Instructions to follow:
Once the line containing "A's planner proposes velocity v_A = (-5, 4)." is found in the records below, return it and each following line exactly, up to and including the line containing "Two circular bodies share a plane: robot A with radius 7", and nothing else.

+-------+

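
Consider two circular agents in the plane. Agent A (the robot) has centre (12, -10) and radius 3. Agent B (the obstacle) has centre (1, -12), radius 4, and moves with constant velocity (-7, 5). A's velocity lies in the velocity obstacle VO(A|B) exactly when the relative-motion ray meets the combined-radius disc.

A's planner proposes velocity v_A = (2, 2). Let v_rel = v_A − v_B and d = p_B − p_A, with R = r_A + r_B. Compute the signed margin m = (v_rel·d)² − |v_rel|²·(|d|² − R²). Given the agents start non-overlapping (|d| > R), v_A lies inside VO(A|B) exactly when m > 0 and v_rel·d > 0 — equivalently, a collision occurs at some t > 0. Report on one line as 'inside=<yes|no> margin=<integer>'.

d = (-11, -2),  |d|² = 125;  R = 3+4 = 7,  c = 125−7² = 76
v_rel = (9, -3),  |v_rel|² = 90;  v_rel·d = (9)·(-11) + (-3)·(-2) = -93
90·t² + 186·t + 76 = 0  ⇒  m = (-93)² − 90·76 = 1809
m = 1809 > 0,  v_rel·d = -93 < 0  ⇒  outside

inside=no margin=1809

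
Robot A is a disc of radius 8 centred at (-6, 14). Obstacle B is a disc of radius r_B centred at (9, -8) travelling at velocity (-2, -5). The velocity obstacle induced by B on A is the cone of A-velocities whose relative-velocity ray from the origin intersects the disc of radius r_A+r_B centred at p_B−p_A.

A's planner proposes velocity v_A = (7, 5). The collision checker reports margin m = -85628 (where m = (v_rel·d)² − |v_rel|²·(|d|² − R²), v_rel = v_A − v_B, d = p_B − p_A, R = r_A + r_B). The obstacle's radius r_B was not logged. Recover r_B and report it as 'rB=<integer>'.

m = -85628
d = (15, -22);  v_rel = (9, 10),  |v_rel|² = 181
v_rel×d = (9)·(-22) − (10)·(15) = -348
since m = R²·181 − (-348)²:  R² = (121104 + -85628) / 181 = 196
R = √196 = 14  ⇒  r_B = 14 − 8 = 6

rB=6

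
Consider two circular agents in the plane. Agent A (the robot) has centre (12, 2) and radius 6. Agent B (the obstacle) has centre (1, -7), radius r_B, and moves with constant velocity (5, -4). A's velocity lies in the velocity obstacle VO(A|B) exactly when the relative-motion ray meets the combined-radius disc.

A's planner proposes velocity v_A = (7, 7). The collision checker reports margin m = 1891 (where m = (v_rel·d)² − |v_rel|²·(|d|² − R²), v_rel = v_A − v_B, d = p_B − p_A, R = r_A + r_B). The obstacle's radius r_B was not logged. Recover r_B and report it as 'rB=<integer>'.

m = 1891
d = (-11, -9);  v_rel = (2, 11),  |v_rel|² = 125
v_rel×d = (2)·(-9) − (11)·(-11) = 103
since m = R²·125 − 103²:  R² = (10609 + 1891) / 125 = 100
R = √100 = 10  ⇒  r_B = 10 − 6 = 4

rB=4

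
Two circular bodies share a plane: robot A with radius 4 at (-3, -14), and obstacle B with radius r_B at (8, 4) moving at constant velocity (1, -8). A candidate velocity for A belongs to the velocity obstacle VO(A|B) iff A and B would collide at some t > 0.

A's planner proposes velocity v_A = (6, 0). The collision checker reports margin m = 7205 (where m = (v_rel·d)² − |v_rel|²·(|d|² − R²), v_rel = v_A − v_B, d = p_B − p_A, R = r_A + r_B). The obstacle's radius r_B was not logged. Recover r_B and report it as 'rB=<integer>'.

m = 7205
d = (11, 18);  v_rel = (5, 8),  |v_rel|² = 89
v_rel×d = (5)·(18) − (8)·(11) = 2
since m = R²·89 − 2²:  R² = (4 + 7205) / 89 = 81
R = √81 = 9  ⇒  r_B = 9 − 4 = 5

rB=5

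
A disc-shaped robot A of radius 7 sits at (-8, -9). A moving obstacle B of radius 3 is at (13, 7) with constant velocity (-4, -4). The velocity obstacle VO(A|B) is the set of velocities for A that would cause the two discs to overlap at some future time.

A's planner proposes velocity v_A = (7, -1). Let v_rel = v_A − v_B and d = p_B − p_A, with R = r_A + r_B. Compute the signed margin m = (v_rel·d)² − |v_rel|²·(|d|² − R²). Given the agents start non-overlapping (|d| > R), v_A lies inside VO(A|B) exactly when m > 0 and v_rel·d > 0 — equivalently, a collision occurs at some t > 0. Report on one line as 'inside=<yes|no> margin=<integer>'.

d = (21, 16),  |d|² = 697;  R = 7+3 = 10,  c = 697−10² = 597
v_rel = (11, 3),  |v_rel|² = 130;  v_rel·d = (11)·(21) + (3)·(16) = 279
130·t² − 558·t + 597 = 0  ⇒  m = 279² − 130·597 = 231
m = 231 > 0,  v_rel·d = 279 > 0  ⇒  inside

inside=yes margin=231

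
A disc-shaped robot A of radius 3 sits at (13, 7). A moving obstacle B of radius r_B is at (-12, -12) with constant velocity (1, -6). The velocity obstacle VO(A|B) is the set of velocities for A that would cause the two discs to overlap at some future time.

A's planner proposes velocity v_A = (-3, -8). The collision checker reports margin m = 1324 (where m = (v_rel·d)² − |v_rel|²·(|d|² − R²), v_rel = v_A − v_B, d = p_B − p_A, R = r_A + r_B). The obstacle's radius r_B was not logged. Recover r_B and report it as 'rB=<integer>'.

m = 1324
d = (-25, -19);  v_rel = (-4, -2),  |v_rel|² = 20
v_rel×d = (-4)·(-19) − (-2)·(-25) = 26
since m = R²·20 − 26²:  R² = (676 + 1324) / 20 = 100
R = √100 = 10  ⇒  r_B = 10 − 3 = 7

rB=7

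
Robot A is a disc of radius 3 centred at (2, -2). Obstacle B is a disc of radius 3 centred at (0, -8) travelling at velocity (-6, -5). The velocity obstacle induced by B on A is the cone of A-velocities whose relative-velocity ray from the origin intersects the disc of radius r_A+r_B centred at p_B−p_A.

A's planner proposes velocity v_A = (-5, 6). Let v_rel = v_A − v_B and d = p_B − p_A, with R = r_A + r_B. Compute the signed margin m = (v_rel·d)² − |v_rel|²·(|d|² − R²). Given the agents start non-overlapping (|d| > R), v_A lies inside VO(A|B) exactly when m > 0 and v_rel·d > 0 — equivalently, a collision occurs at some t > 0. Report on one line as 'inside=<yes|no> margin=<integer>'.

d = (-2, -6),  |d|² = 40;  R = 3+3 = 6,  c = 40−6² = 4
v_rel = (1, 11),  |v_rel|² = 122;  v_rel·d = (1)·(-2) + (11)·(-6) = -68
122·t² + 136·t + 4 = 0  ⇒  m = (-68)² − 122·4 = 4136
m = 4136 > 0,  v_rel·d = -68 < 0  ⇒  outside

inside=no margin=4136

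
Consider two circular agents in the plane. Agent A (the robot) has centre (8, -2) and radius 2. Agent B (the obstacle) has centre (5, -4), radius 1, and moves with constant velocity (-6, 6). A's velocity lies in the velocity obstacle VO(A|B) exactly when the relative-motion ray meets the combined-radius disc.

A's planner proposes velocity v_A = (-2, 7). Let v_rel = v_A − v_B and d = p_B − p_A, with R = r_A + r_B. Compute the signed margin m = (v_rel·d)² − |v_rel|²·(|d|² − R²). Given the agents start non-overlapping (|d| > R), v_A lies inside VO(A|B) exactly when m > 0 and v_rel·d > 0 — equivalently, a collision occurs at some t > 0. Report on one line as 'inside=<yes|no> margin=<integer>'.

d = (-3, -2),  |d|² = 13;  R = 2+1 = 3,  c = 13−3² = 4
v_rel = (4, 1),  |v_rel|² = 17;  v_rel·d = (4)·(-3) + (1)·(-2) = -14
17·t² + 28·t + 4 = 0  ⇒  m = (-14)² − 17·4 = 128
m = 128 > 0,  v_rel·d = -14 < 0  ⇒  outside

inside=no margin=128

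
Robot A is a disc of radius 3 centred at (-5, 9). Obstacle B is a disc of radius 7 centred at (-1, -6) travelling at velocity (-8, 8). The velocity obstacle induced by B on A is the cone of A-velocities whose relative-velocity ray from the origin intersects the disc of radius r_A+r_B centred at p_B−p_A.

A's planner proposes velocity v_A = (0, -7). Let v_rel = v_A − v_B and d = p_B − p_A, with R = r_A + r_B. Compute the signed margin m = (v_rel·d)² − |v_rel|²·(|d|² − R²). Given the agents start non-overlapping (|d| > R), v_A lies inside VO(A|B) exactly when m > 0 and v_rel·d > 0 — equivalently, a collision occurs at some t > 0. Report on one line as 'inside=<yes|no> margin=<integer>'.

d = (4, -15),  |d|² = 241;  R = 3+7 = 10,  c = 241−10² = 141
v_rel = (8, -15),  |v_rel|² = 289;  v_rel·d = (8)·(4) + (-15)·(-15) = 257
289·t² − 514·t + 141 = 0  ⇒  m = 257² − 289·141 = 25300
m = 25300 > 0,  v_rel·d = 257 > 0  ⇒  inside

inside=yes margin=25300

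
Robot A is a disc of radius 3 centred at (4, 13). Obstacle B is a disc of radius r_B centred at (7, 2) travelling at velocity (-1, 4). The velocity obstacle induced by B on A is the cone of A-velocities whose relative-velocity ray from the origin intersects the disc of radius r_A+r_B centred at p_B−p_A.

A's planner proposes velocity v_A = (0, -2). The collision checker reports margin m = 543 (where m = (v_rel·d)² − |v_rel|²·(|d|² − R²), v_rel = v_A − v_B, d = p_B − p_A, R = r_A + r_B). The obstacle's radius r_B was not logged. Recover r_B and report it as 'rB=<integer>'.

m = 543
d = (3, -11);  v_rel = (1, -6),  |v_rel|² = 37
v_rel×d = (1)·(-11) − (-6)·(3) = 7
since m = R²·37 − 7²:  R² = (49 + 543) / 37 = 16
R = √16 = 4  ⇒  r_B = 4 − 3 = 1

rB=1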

+-------+

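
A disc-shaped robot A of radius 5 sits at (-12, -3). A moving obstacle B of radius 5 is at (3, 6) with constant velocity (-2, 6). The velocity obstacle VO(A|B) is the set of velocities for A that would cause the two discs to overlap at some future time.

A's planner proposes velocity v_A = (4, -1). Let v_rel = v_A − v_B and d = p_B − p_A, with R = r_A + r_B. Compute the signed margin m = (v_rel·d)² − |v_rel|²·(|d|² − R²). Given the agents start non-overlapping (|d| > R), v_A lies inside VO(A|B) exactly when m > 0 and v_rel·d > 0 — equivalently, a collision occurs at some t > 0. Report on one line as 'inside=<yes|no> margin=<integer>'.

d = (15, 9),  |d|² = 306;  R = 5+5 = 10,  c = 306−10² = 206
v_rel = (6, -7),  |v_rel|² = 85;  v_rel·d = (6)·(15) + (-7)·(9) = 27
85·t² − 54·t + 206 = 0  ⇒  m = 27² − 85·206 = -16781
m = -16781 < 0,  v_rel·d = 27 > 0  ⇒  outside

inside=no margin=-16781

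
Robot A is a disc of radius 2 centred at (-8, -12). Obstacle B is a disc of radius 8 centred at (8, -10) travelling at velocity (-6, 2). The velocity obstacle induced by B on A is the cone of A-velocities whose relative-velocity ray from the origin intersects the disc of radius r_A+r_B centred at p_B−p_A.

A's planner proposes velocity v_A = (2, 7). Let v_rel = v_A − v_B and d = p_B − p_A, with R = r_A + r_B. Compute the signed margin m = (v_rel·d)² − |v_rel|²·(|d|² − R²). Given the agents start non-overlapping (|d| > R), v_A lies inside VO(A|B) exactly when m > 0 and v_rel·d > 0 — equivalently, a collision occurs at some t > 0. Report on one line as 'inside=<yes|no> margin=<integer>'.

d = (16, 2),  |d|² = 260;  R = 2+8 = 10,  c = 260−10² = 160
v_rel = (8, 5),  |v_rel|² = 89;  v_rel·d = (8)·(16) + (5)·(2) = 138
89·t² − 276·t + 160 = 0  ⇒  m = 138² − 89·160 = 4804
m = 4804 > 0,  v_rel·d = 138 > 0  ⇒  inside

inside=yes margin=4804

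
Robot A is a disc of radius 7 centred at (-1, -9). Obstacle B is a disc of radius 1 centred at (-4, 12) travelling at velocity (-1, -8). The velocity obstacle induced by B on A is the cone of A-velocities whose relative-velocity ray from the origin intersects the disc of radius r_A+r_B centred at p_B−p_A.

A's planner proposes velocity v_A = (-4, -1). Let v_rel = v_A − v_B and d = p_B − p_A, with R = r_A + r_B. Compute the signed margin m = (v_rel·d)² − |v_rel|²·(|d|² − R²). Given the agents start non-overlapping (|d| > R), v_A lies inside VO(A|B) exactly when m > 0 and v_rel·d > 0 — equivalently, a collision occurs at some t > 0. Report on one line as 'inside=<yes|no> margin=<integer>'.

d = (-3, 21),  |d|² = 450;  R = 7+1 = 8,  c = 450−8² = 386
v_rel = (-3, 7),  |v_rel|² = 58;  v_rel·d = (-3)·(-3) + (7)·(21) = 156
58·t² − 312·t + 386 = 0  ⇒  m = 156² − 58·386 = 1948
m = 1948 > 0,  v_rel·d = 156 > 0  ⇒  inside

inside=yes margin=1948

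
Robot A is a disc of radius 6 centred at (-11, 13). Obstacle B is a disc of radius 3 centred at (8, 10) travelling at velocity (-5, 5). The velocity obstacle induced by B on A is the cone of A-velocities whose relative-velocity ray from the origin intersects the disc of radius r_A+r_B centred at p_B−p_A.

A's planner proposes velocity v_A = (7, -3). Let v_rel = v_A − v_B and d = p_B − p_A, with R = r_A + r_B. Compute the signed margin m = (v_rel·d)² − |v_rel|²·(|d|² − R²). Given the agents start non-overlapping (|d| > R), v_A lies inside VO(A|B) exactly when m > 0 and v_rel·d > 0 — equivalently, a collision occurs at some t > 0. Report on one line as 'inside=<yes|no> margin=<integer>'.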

+-------+

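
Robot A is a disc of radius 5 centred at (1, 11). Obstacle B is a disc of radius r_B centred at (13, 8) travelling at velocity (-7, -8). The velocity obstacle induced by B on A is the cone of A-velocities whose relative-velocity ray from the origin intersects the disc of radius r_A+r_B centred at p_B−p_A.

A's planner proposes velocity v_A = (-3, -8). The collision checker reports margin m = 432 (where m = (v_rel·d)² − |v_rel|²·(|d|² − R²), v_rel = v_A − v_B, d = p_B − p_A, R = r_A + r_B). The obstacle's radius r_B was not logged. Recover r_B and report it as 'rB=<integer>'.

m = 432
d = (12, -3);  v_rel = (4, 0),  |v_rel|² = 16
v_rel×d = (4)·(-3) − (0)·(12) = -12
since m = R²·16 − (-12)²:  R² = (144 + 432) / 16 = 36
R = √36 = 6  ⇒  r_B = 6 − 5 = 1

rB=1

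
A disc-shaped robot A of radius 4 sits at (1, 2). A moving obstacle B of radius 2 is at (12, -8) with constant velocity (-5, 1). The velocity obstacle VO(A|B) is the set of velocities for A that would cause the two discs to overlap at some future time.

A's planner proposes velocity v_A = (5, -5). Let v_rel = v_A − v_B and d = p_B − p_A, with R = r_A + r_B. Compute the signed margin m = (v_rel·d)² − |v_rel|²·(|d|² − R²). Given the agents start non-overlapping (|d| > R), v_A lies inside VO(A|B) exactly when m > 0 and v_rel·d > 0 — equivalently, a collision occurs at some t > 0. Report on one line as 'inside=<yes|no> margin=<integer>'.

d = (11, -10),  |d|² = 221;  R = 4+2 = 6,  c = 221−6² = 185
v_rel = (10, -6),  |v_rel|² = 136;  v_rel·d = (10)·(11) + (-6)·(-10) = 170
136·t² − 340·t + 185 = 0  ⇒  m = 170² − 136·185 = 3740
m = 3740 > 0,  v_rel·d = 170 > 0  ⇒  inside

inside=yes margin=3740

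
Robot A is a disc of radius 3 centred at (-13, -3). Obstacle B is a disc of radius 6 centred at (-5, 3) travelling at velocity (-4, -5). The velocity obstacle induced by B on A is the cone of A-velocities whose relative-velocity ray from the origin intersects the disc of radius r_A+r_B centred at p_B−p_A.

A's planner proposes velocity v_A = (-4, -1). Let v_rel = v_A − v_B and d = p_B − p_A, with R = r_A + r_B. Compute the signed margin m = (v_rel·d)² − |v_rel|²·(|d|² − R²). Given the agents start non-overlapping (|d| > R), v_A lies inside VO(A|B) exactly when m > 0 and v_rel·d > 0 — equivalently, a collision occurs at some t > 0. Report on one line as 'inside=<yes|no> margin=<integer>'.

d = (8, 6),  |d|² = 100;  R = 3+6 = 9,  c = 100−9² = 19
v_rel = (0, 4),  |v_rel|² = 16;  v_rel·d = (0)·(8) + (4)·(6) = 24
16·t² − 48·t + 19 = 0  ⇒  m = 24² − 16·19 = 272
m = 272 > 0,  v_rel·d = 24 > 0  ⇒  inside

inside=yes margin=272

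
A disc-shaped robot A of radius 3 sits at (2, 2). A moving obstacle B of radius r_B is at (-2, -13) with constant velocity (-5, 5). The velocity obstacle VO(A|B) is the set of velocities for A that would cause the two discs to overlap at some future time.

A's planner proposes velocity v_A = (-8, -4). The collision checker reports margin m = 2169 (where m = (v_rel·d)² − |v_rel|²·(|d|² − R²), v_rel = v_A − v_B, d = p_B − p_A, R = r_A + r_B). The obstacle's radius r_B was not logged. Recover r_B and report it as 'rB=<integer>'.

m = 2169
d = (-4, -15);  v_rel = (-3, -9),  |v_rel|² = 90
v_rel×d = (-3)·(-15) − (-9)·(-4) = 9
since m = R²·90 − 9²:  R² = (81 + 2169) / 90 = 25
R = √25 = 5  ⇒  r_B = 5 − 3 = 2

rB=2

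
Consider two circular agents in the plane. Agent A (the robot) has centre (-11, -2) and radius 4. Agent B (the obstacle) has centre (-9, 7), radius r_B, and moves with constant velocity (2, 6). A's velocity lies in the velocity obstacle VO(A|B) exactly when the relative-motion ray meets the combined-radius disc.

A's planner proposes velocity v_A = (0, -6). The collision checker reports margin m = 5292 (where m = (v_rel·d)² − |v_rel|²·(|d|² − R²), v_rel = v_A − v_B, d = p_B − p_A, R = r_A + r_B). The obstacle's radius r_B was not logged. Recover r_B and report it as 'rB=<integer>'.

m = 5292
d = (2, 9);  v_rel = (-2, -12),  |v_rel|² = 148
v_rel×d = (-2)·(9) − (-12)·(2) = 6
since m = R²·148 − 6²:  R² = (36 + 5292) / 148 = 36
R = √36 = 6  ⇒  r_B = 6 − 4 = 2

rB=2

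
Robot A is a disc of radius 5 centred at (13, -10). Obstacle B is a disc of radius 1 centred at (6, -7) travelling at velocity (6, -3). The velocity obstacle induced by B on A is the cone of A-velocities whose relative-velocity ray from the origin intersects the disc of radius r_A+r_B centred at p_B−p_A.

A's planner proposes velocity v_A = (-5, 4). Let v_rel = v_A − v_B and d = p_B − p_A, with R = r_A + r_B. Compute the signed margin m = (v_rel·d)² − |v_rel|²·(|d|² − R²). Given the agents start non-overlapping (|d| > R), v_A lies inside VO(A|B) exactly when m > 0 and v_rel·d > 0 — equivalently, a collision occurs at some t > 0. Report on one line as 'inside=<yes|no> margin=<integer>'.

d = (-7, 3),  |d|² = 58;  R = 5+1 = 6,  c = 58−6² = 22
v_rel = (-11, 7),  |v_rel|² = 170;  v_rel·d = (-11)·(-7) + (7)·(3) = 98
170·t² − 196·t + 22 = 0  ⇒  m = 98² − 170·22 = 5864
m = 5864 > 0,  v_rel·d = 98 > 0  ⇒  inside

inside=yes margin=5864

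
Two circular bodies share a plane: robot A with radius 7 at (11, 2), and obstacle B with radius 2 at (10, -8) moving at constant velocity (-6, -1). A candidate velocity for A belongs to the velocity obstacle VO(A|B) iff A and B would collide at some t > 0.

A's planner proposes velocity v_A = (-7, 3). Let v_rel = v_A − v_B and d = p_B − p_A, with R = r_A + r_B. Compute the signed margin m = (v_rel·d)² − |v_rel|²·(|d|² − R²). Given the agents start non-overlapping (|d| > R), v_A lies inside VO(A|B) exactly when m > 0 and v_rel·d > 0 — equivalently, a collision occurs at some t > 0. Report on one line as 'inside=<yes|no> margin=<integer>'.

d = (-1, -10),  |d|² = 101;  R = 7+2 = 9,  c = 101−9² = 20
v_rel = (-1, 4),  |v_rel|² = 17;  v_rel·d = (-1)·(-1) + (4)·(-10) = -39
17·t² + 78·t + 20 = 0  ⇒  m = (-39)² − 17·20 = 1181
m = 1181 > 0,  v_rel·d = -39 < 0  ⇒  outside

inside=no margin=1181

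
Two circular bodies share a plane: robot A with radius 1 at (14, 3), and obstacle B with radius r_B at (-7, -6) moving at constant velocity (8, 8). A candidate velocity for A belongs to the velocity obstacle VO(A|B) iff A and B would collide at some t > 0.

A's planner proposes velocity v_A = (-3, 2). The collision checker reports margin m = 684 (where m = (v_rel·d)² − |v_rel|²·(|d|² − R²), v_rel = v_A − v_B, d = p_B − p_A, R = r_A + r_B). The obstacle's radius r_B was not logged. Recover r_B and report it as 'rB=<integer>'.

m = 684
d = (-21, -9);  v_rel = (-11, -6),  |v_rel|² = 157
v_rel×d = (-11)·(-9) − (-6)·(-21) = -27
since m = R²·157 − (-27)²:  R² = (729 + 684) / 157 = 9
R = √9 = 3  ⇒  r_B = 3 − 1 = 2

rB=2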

+-------+

Your solution:
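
A's planner proposes velocity v_A = (-5, 4). Let v_rel = v_A − v_B and d = p_B − p_A, with R = r_A + r_B. Compute the signed margin m = (v_rel·d)² − |v_rel|²·(|d|² − R²). Given the agents start non-overlapping (|d| > R), v_A lies inside VO(A|B) exactly when m > 0 and v_rel·d > 0 — equivalently, a collision occurs at some t > 0. Report on one line as 'inside=<yes|no> margin=<integer>'.

d = (-7, 3),  |d|² = 58;  R = 5+1 = 6,  c = 58−6² = 22
v_rel = (-11, 7),  |v_rel|² = 170;  v_rel·d = (-11)·(-7) + (7)·(3) = 98
170·t² − 196·t + 22 = 0  ⇒  m = 98² − 170·22 = 5864
m = 5864 > 0,  v_rel·d = 98 > 0  ⇒  inside

inside=yes margin=5864

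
Two circular bodies share a plane: robot A with radius 7 at (11, 2), and obstacle B with radius 2 at (10, -8) moving at constant velocity (-6, -1). A candidate velocity for A belongs to the velocity obstacle VO(A|B) iff A and B would collide at some t > 0.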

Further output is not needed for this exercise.